_RECORDS FOR PROCESSING_
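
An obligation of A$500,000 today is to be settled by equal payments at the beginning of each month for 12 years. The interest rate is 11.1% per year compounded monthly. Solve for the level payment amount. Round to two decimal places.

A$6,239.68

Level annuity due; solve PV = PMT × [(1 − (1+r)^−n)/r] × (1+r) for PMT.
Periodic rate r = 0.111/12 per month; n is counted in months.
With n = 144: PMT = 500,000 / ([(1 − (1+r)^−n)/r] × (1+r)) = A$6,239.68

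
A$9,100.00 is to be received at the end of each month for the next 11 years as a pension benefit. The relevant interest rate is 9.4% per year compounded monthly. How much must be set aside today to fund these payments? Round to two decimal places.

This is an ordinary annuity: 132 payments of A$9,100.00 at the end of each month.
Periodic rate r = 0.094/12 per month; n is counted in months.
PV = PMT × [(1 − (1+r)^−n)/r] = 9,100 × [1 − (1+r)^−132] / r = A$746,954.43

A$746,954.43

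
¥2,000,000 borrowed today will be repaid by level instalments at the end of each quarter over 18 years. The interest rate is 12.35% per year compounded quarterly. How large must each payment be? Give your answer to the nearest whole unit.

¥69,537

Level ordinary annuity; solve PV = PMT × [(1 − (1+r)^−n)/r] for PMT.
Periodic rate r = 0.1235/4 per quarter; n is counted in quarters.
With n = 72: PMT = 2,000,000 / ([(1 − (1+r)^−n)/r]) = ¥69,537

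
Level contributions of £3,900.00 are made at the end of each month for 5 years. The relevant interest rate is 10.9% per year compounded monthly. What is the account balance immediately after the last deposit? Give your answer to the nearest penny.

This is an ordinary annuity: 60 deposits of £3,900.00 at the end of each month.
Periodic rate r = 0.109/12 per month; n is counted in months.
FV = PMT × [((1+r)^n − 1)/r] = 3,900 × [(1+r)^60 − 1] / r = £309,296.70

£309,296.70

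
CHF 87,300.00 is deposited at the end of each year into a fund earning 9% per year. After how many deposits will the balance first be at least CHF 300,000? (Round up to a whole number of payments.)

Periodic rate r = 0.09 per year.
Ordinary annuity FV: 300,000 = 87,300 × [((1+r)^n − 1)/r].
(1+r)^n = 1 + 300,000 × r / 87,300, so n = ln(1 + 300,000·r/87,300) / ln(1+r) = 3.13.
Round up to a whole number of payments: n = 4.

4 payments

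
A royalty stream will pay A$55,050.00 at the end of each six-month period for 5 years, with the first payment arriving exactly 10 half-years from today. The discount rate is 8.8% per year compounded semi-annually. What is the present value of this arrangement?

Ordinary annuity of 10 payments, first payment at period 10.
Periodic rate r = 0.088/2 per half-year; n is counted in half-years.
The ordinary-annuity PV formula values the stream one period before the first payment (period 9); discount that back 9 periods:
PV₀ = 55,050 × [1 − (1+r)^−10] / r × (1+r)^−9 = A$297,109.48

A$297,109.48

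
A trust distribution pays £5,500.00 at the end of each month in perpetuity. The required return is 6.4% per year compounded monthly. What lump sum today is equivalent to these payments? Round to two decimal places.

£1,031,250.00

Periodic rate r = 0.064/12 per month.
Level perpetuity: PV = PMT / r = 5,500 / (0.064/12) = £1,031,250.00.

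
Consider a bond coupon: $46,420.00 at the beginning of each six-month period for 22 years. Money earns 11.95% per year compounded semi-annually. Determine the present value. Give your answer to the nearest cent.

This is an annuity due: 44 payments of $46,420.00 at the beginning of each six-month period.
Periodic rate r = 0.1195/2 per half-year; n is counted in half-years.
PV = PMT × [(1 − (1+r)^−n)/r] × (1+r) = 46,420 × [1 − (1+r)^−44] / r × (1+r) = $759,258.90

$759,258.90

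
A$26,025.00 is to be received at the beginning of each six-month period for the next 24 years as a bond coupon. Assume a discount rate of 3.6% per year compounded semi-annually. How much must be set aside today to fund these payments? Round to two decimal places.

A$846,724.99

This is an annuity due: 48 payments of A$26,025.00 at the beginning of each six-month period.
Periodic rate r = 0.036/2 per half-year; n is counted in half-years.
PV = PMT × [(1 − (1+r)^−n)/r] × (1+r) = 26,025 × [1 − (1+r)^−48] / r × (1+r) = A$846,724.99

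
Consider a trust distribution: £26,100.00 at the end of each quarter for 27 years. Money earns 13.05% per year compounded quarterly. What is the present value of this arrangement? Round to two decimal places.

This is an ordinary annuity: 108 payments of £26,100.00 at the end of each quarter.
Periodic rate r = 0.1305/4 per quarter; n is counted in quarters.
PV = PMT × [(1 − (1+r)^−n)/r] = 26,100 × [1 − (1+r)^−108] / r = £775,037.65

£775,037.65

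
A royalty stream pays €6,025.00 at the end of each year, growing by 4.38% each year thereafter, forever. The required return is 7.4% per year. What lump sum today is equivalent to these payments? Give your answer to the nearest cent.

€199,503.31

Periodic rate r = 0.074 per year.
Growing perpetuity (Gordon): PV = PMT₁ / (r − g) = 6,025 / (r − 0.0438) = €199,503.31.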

_EXERCISE INSTRUCTIONS_
The lines to output run from the one containing "A royalty stream pays" to the last line of the entries; give them back exactly.

_TASK RESPONSE_
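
A royalty stream pays €6,025.00 at the end of each year, growing by 4.38% each year thereafter, forever. The required return is 7.4% per year. What lump sum today is equivalent to these payments? Give your answer to the nearest cent.

€199,503.31

Periodic rate r = 0.074 per year.
Growing perpetuity (Gordon): PV = PMT₁ / (r − g) = 6,025 / (r − 0.0438) = €199,503.31.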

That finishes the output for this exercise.